> _What to work on_:
Each line of the listing below must be returned exactly.

Input data Start Marker

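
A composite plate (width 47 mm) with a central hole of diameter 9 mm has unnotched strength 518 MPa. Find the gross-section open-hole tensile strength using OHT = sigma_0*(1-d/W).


OHT = sigma_0*(1-d/W) = 518*(1-9/47) = 418.8 MPa

418.8 MPa


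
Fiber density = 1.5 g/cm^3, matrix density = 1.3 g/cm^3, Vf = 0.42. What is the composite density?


rho_c = rho_f*Vf + rho_m*(1-Vf) = 1.5*0.42 + 1.3*0.58 = 1.384 g/cm^3

1.384 g/cm^3


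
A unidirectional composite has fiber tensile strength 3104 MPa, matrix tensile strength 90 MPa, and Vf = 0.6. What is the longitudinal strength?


sigma_1 = sigma_f*Vf + sigma_m*(1-Vf) = 3104*0.6 + 90*0.4 = 1898.4 MPa

1898.4 MPa


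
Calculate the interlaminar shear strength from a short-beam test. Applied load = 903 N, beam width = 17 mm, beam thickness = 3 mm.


ILSS = 3F/(4bh) = 3*903/(4*17*3) = 13.28 MPa

13.28 MPa


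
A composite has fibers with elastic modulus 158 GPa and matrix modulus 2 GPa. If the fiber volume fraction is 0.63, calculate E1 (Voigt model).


E1 = Ef*Vf + Em*(1-Vf) = 158*0.63 + 2*0.37 = 100.28 GPa

100.28 GPa


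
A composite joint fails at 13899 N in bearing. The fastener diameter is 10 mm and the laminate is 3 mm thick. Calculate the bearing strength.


sigma_br = F/(d*h) = 13899/(10*3) = 463.3 MPa

463.3 MPa


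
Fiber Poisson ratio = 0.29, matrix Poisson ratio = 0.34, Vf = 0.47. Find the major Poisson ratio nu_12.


nu_12 = nu_f*Vf + nu_m*(1-Vf) = 0.29*0.47 + 0.34*0.53 = 0.3165

0.3165


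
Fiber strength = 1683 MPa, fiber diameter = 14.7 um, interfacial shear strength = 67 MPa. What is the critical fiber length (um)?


Lc = sigma_f * d / (2 * tau_i) = 1683 * 14.7 / (2 * 67) = 184.6 um

184.6 um


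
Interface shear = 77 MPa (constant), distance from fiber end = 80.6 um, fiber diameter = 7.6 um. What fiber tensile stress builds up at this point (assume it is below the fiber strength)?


Force balance: sigma_f * (pi*d^2/4) = tau * (pi*d) * x  ->  sigma_f = 4 * tau * x / d
sigma_f = 4 * 77 * 80.6 / 7.6 = 3266.4 MPa

3266.4 MPa


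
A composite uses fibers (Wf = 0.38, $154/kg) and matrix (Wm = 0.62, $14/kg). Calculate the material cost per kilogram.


Cost = cost_f*Wf + cost_m*Wm = 154*0.38 + 14*0.62 = $67.2/kg

$67.2/kg


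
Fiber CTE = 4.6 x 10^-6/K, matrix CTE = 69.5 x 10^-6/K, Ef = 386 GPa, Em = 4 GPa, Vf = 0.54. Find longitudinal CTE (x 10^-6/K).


E1 = Ef*Vf + Em*(1-Vf) = 210.28
alpha_1 = (alpha_f*Ef*Vf + alpha_m*Em*(1-Vf))/E1 = 5.17 x 10^-6/K

5.17 x 10^-6/K


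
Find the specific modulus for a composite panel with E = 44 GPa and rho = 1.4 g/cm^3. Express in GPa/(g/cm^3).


Specific stiffness = E/rho = 44/1.4 = 31.4 GPa/(g/cm^3)

31.4 GPa/(g/cm^3)


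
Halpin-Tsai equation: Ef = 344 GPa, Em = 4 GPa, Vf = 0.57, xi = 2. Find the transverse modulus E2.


eta = (Ef/Em - 1)/(Ef/Em + xi) = (86.0 - 1)/(86.0 + 2) = 0.9659
E2 = Em*(1+xi*eta*Vf)/(1-eta*Vf) = 18.7 GPa

18.7 GPa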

Input data End Marker

> _Result of the task_:
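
A composite plate (width 47 mm) with a central hole of diameter 9 mm has unnotched strength 518 MPa. Find the gross-section open-hole tensile strength using OHT = sigma_0*(1-d/W).


OHT = sigma_0*(1-d/W) = 518*(1-9/47) = 418.8 MPa

418.8 MPa


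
Fiber density = 1.5 g/cm^3, matrix density = 1.3 g/cm^3, Vf = 0.42. What is the composite density?


rho_c = rho_f*Vf + rho_m*(1-Vf) = 1.5*0.42 + 1.3*0.58 = 1.384 g/cm^3

1.384 g/cm^3


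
A unidirectional composite has fiber tensile strength 3104 MPa, matrix tensile strength 90 MPa, and Vf = 0.6. What is the longitudinal strength?


sigma_1 = sigma_f*Vf + sigma_m*(1-Vf) = 3104*0.6 + 90*0.4 = 1898.4 MPa

1898.4 MPa


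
Calculate the interlaminar shear strength from a short-beam test. Applied load = 903 N, beam width = 17 mm, beam thickness = 3 mm.


ILSS = 3F/(4bh) = 3*903/(4*17*3) = 13.28 MPa

13.28 MPa


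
A composite has fibers with elastic modulus 158 GPa and matrix modulus 2 GPa. If the fiber volume fraction is 0.63, calculate E1 (Voigt model).


E1 = Ef*Vf + Em*(1-Vf) = 158*0.63 + 2*0.37 = 100.28 GPa

100.28 GPa


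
A composite joint fails at 13899 N in bearing. The fastener diameter is 10 mm and the laminate is 3 mm thick. Calculate the bearing strength.


sigma_br = F/(d*h) = 13899/(10*3) = 463.3 MPa

463.3 MPa


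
Fiber Poisson ratio = 0.29, matrix Poisson ratio = 0.34, Vf = 0.47. Find the major Poisson ratio nu_12.


nu_12 = nu_f*Vf + nu_m*(1-Vf) = 0.29*0.47 + 0.34*0.53 = 0.3165

0.3165


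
Fiber strength = 1683 MPa, fiber diameter = 14.7 um, interfacial shear strength = 67 MPa. What is the critical fiber length (um)?


Lc = sigma_f * d / (2 * tau_i) = 1683 * 14.7 / (2 * 67) = 184.6 um

184.6 um


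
Interface shear = 77 MPa (constant), distance from fiber end = 80.6 um, fiber diameter = 7.6 um. What fiber tensile stress builds up at this point (assume it is below the fiber strength)?


Force balance: sigma_f * (pi*d^2/4) = tau * (pi*d) * x  ->  sigma_f = 4 * tau * x / d
sigma_f = 4 * 77 * 80.6 / 7.6 = 3266.4 MPa

3266.4 MPa


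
A composite uses fibers (Wf = 0.38, $154/kg) and matrix (Wm = 0.62, $14/kg). Calculate the material cost per kilogram.


Cost = cost_f*Wf + cost_m*Wm = 154*0.38 + 14*0.62 = $67.2/kg

$67.2/kg


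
Fiber CTE = 4.6 x 10^-6/K, matrix CTE = 69.5 x 10^-6/K, Ef = 386 GPa, Em = 4 GPa, Vf = 0.54. Find longitudinal CTE (x 10^-6/K).


E1 = Ef*Vf + Em*(1-Vf) = 210.28
alpha_1 = (alpha_f*Ef*Vf + alpha_m*Em*(1-Vf))/E1 = 5.17 x 10^-6/K

5.17 x 10^-6/K


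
Find the specific modulus for a composite panel with E = 44 GPa and rho = 1.4 g/cm^3. Express in GPa/(g/cm^3).


Specific stiffness = E/rho = 44/1.4 = 31.4 GPa/(g/cm^3)

31.4 GPa/(g/cm^3)


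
Halpin-Tsai equation: Ef = 344 GPa, Em = 4 GPa, Vf = 0.57, xi = 2. Find the transverse modulus E2.


eta = (Ef/Em - 1)/(Ef/Em + xi) = (86.0 - 1)/(86.0 + 2) = 0.9659
E2 = Em*(1+xi*eta*Vf)/(1-eta*Vf) = 18.7 GPa

18.7 GPa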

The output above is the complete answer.